**The problem**:
Only lines holding the word "Gather" are needed; copy each of them from the material.

**Provided data**:
******************************
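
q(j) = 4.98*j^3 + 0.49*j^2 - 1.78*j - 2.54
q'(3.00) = 135.62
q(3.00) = 130.99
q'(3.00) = 135.62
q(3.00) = 130.99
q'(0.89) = 10.93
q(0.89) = -0.23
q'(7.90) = 938.37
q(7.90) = 2469.31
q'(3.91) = 230.46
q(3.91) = 295.68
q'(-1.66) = 37.76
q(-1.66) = -21.01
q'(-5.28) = 409.55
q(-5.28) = -712.53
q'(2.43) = 88.82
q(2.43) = 67.49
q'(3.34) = 168.16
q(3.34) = 182.53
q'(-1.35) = 24.13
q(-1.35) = -11.50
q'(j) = 14.94*j^2 + 0.98*j - 1.78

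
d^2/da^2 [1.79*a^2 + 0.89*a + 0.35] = 3.58000000000000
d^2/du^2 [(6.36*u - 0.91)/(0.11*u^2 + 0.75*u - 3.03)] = ((0.22*u + 0.75)*(0.44*u + 1.5)*(6.36*u - 0.91) - (4.1976*u + 9.3398)*(0.11*u^2 + 0.75*u - 3.03))/(0.11*u^2 + 0.75*u - 3.03)^3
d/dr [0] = 0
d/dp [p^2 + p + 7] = 2*p + 1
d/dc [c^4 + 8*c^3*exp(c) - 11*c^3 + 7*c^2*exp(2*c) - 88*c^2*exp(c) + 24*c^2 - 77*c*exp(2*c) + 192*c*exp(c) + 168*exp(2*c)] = 8*c^3*exp(c) + 4*c^3 + 14*c^2*exp(2*c) - 64*c^2*exp(c) - 33*c^2 - 140*c*exp(2*c) + 16*c*exp(c) + 48*c + 259*exp(2*c) + 192*exp(c)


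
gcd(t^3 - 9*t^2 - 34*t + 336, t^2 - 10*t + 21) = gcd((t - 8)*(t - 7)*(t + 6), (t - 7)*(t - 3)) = t - 7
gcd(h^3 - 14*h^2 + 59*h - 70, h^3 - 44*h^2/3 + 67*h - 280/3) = h^2 - 12*h + 35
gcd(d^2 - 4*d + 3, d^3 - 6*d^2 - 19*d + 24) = d - 1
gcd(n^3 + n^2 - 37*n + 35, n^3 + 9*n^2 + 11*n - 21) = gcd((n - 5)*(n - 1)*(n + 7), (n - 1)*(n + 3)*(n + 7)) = n^2 + 6*n - 7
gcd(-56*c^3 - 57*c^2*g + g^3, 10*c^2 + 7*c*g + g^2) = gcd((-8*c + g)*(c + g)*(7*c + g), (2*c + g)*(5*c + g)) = 1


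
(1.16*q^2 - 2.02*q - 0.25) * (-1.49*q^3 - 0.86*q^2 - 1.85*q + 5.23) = -1.7284*q^5 + 2.0122*q^4 - 0.0362999999999998*q^3 + 10.0188*q^2 - 10.1021*q - 1.3075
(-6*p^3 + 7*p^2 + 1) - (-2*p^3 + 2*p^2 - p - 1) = -4*p^3 + 5*p^2 + p + 2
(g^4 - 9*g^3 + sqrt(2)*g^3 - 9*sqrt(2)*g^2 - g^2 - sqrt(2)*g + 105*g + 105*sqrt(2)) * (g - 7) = g^5 - 16*g^4 + sqrt(2)*g^4 - 16*sqrt(2)*g^3 + 62*g^3 + 62*sqrt(2)*g^2 + 112*g^2 - 735*g + 112*sqrt(2)*g - 735*sqrt(2)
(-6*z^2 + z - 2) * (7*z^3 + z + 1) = -42*z^5 + 7*z^4 - 20*z^3 - 5*z^2 - z - 2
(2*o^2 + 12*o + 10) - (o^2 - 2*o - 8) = o^2 + 14*o + 18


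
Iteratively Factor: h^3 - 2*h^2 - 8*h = (h + 2)*(h^2 - 4*h) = (h - 4)*(h + 2)*(h)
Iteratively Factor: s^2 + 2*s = (s + 2)*(s)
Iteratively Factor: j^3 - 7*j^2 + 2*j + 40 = (j + 2)*(j^2 - 9*j + 20) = (j - 5)*(j + 2)*(j - 4)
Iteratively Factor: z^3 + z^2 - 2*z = (z)*(z^2 + z - 2) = z*(z - 1)*(z + 2)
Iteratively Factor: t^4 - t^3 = (t)*(t^3 - t^2) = t^2*(t^2 - t) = t^3*(t - 1)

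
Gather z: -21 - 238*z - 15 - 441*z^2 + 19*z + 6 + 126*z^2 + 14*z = -315*z^2 - 205*z - 30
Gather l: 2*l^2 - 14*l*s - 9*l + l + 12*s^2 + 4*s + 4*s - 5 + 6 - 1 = 2*l^2 + l*(-14*s - 8) + 12*s^2 + 8*s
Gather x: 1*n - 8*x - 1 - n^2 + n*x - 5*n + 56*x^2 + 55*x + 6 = -n^2 - 4*n + 56*x^2 + x*(n + 47) + 5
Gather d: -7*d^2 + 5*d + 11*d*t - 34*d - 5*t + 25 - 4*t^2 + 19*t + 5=-7*d^2 + d*(11*t - 29) - 4*t^2 + 14*t + 30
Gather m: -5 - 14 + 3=-16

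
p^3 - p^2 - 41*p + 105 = (p - 5)*(p - 3)*(p + 7)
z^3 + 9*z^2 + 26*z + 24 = (z + 2)*(z + 3)*(z + 4)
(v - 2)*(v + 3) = v^2 + v - 6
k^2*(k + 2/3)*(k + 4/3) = k^4 + 2*k^3 + 8*k^2/9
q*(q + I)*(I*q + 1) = I*q^3 + I*q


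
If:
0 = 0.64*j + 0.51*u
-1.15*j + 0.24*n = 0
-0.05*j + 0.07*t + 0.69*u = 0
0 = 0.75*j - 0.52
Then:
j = 0.69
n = 3.32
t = 9.07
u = -0.87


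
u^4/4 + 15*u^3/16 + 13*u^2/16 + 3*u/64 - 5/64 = (u/4 + 1/4)*(u - 1/4)*(u + 1/2)*(u + 5/2)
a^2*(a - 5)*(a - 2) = a^4 - 7*a^3 + 10*a^2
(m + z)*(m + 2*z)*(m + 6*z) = m^3 + 9*m^2*z + 20*m*z^2 + 12*z^3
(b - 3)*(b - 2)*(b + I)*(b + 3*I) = b^4 - 5*b^3 + 4*I*b^3 + 3*b^2 - 20*I*b^2 + 15*b + 24*I*b - 18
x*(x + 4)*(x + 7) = x^3 + 11*x^2 + 28*x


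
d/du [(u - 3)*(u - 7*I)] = 2*u - 3 - 7*I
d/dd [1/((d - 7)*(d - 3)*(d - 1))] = (-(d - 7)*(d - 3) - (d - 7)*(d - 1) - (d - 3)*(d - 1))/((d - 7)^2*(d - 3)^2*(d - 1)^2)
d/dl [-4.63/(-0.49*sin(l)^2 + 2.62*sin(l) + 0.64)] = (12.1306 - 4.5374*sin(l))*cos(l)/(-0.49*sin(l)^2 + 2.62*sin(l) + 0.64)^2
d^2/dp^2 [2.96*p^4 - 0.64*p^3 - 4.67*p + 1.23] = p*(35.52*p - 3.84)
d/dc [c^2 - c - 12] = 2*c - 1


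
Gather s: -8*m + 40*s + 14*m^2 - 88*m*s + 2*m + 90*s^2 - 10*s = 14*m^2 - 6*m + 90*s^2 + s*(30 - 88*m)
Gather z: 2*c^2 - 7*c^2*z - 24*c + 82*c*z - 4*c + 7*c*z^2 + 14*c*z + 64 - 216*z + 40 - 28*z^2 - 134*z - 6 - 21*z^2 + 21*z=2*c^2 - 28*c + z^2*(7*c - 49) + z*(-7*c^2 + 96*c - 329) + 98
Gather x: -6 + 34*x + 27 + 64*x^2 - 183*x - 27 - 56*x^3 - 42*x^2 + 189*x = -56*x^3 + 22*x^2 + 40*x - 6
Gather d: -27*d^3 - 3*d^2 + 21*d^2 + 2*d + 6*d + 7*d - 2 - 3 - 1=-27*d^3 + 18*d^2 + 15*d - 6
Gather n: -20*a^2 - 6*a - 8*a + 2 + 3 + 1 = -20*a^2 - 14*a + 6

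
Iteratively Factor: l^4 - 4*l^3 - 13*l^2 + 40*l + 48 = (l - 4)*(l^3 - 13*l - 12) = (l - 4)^2*(l^2 + 4*l + 3) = (l - 4)^2*(l + 1)*(l + 3)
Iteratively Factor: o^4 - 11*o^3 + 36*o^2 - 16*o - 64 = (o - 4)*(o^3 - 7*o^2 + 8*o + 16) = (o - 4)*(o + 1)*(o^2 - 8*o + 16) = (o - 4)^2*(o + 1)*(o - 4)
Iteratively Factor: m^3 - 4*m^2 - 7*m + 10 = (m + 2)*(m^2 - 6*m + 5) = (m - 5)*(m + 2)*(m - 1)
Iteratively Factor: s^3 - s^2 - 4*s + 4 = (s - 1)*(s^2 - 4) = (s - 2)*(s - 1)*(s + 2)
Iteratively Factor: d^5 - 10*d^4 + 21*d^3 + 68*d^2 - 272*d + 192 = (d - 4)*(d^4 - 6*d^3 - 3*d^2 + 56*d - 48) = (d - 4)*(d + 3)*(d^3 - 9*d^2 + 24*d - 16) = (d - 4)*(d - 1)*(d + 3)*(d^2 - 8*d + 16) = (d - 4)^2*(d - 1)*(d + 3)*(d - 4)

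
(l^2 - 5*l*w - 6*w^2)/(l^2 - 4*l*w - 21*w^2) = (-l^2 + 5*l*w + 6*w^2)/(-l^2 + 4*l*w + 21*w^2)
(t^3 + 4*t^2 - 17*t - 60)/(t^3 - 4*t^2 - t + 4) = (t^2 + 8*t + 15)/(t^2 - 1)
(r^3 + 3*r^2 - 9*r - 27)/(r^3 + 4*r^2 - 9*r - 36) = (r + 3)/(r + 4)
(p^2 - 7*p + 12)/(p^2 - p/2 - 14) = 2*(p - 3)/(2*p + 7)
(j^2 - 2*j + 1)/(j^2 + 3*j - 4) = (j - 1)/(j + 4)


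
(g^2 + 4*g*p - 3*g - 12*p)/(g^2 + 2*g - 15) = (g + 4*p)/(g + 5)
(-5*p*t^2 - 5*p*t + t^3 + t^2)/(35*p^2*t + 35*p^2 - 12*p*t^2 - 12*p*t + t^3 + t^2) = -t/(7*p - t)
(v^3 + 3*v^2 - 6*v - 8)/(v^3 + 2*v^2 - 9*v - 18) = (v^3 + 3*v^2 - 6*v - 8)/(v^3 + 2*v^2 - 9*v - 18)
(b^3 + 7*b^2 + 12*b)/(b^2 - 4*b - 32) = b*(b + 3)/(b - 8)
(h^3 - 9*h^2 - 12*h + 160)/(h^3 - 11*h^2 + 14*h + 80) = (h + 4)/(h + 2)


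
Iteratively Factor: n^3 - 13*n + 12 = (n - 3)*(n^2 + 3*n - 4) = (n - 3)*(n + 4)*(n - 1)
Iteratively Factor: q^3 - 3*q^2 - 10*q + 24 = (q + 3)*(q^2 - 6*q + 8) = (q - 4)*(q + 3)*(q - 2)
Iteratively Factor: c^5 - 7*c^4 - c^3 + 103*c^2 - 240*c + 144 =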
******************************
**Response for this exercise**:
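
Gather z: -21 - 238*z - 15 - 441*z^2 + 19*z + 6 + 126*z^2 + 14*z = -315*z^2 - 205*z - 30
Gather l: 2*l^2 - 14*l*s - 9*l + l + 12*s^2 + 4*s + 4*s - 5 + 6 - 1 = 2*l^2 + l*(-14*s - 8) + 12*s^2 + 8*s
Gather x: 1*n - 8*x - 1 - n^2 + n*x - 5*n + 56*x^2 + 55*x + 6 = -n^2 - 4*n + 56*x^2 + x*(n + 47) + 5
Gather d: -7*d^2 + 5*d + 11*d*t - 34*d - 5*t + 25 - 4*t^2 + 19*t + 5=-7*d^2 + d*(11*t - 29) - 4*t^2 + 14*t + 30
Gather m: -5 - 14 + 3=-16
Gather s: -8*m + 40*s + 14*m^2 - 88*m*s + 2*m + 90*s^2 - 10*s = 14*m^2 - 6*m + 90*s^2 + s*(30 - 88*m)
Gather z: 2*c^2 - 7*c^2*z - 24*c + 82*c*z - 4*c + 7*c*z^2 + 14*c*z + 64 - 216*z + 40 - 28*z^2 - 134*z - 6 - 21*z^2 + 21*z=2*c^2 - 28*c + z^2*(7*c - 49) + z*(-7*c^2 + 96*c - 329) + 98
Gather x: -6 + 34*x + 27 + 64*x^2 - 183*x - 27 - 56*x^3 - 42*x^2 + 189*x = -56*x^3 + 22*x^2 + 40*x - 6
Gather d: -27*d^3 - 3*d^2 + 21*d^2 + 2*d + 6*d + 7*d - 2 - 3 - 1=-27*d^3 + 18*d^2 + 15*d - 6
Gather n: -20*a^2 - 6*a - 8*a + 2 + 3 + 1 = -20*a^2 - 14*a + 6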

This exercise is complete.